Exercise instructions: Please state how many lines of the data below contain the word "indexed", offering nothing besides the number.

Data to process:
==============================

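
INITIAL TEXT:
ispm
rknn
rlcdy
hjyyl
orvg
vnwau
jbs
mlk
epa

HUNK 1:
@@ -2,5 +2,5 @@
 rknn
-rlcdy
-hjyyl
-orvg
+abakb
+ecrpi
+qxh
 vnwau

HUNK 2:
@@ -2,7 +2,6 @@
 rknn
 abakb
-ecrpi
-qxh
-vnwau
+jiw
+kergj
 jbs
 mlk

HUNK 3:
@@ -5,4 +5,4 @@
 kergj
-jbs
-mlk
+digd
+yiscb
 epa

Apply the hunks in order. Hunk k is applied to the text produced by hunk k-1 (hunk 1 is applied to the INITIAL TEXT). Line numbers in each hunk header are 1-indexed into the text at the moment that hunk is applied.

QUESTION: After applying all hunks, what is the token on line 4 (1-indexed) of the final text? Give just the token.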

==============================

Task response: 2